Task statement
Could you repeat, word for word, only the lines from the one containing "[M₂Z] = 0.52 mol/L" through the final line of the records below?

Exercise data

=====

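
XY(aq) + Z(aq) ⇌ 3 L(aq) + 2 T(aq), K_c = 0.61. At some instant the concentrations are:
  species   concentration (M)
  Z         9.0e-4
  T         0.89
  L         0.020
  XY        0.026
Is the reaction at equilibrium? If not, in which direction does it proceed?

Q_c = [L]³·[T]² / ([XY]·[Z]) = (0.020)³·(0.89)² / ((0.026)·(9.0e-4)) = 0.27
Q_c = 0.27 < K_c = 0.61, so the forward reaction proceeds.

to the right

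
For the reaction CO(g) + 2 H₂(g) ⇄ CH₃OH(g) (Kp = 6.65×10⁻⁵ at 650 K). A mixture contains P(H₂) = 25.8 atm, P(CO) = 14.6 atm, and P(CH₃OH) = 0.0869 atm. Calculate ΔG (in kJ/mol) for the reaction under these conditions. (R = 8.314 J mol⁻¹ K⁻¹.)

Qp = P(CH₃OH) / (P(CO)·P(H₂)²) = (0.0869) / ((14.6)·(25.8)²) = 8.94×10⁻⁶
ΔG = RT ln(Qp/Kp) = (8.314 J mol⁻¹ K⁻¹)(650 K) × ln(8.94×10⁻⁶/6.65×10⁻⁵)
   = (5.404 kJ/mol)(-2.007) = -10.8 kJ/mol
ΔG < 0, so the forward reaction is spontaneous (proceeds forward).

ΔG = -10.8 kJ/mol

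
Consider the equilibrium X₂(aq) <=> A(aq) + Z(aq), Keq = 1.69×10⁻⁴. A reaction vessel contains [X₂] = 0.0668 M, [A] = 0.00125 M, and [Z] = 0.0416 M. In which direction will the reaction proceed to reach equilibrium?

Q = [A]·[Z] / [X₂] = (0.00125)·(0.0416) / (0.0668) = 7.78×10⁻⁴
Q = 7.78×10⁻⁴ > Keq = 1.69×10⁻⁴, so the reverse reaction proceeds.

toward reactants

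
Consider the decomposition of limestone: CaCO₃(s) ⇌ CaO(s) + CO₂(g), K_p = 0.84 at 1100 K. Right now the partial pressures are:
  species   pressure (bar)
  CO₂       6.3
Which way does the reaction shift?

in the reverse direction

(CaCO₃, CaO are pure solids — omitted from Q_p.)
Q_p = P(CO₂) = 6.3
Q_p = 6.3 > K_p = 0.84, so the reverse reaction proceeds.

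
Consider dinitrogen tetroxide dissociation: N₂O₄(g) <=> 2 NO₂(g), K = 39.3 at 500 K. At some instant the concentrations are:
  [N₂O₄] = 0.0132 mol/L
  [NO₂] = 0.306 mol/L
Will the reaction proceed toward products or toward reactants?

toward products

Q = [NO₂]² / [N₂O₄] = (0.306)² / (0.0132) = 7.09
Q = 7.09 < K = 39.3, so the forward reaction proceeds.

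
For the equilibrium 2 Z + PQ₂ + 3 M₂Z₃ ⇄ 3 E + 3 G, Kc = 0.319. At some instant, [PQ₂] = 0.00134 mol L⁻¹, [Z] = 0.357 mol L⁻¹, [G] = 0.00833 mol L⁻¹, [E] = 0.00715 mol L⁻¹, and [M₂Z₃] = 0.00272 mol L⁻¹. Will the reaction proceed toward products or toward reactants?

forward (toward products)

Qc = [E]³·[G]³ / ([Z]²·[PQ₂]·[M₂Z₃]³) = (0.00715)³·(0.00833)³ / ((0.357)²·(0.00134)·(0.00272)³) = 0.0615
Qc = 0.0615 < Kc = 0.319, so the forward reaction proceeds.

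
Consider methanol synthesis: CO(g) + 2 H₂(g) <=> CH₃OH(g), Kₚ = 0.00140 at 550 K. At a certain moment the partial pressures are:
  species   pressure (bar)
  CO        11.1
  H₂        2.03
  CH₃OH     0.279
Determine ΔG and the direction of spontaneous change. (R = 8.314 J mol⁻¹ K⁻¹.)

Qₚ = P(CH₃OH) / (P(CO)·P(H₂)²) = (0.279) / ((11.1)·(2.03)²) = 0.00610
ΔG = RT ln(Qₚ/Kₚ) = (8.314 J mol⁻¹ K⁻¹)(550 K) × ln(0.00610/0.00140)
   = (4.573 kJ/mol)(1.472) = 6.73 kJ/mol
ΔG > 0, so the forward reaction is non-spontaneous (proceeds in reverse).

ΔG = 6.73 kJ/mol; the forward reaction is non-spontaneous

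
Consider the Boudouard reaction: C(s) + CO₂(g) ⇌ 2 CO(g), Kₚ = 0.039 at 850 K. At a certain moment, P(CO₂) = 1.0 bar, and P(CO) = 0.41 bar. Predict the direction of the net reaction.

(C is a pure solid — omitted from Qₚ.)
Qₚ = P(CO)² / P(CO₂) = (0.41)² / (1.0) = 0.17
Qₚ = 0.17 > Kₚ = 0.039, so the reverse reaction proceeds.

in the reverse direction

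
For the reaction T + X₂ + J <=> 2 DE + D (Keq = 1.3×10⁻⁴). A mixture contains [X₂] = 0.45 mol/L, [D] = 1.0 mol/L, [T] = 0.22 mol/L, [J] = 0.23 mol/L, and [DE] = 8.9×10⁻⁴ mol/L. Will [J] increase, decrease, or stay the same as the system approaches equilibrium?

decrease

Q = [DE]²·[D] / ([T]·[X₂]·[J]) = (8.9×10⁻⁴)²·(1.0) / ((0.22)·(0.45)·(0.23)) = 3.5×10⁻⁵
Q = 3.5×10⁻⁵ < Keq = 1.3×10⁻⁴: net forward reaction.
J is a reactant, so it decreases.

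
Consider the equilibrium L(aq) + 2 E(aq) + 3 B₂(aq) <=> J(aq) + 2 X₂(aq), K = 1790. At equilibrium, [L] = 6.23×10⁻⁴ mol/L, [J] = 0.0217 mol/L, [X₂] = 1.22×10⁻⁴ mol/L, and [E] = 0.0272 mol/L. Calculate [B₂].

[B₂] = 0.00732 mol/L

At equilibrium, K = [J]·[X₂]² / ([L]·[E]²·[B₂]³) = 1790.
(0.0217)·(1.22×10⁻⁴)² / ((6.23×10⁻⁴)·(0.0272)²·([B₂])³) = 1790
[B₂]³ = 3.91×10⁻⁷ ⇒ [B₂] = 0.00732 mol/L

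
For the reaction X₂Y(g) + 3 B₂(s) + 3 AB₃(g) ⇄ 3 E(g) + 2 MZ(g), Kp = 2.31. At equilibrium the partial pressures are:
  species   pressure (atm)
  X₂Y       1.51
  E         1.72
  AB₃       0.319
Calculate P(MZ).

P(MZ) = 0.149 atm

(B₂ is a pure solid — omitted from Kp.)
At equilibrium, Kp = P(E)³·P(MZ)² / (P(X₂Y)·P(AB₃)³) = 2.31.
(1.72)³·(P(MZ))² / ((1.51)·(0.319)³) = 2.31
P(MZ)² = 0.0223 ⇒ P(MZ) = 0.149 atm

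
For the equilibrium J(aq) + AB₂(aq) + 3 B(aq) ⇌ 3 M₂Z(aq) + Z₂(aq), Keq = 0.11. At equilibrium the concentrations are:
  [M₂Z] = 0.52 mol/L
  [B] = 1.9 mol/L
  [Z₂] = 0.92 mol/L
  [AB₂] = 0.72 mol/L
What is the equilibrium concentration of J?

At equilibrium, Keq = [M₂Z]³·[Z₂] / ([J]·[AB₂]·[B]³) = 0.11.
(0.52)³·(0.92) / (([J])·(0.72)·(1.9)³) = 0.11
[J] = 0.238 = 0.24 mol/L

[J] = 0.24 mol/L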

=====

Finished exercise
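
  [M₂Z] = 0.52 mol/L
  [B] = 1.9 mol/L
  [Z₂] = 0.92 mol/L
  [AB₂] = 0.72 mol/L
What is the equilibrium concentration of J?

At equilibrium, Keq = [M₂Z]³·[Z₂] / ([J]·[AB₂]·[B]³) = 0.11.
(0.52)³·(0.92) / (([J])·(0.72)·(1.9)³) = 0.11
[J] = 0.238 = 0.24 mol/L

[J] = 0.24 mol/L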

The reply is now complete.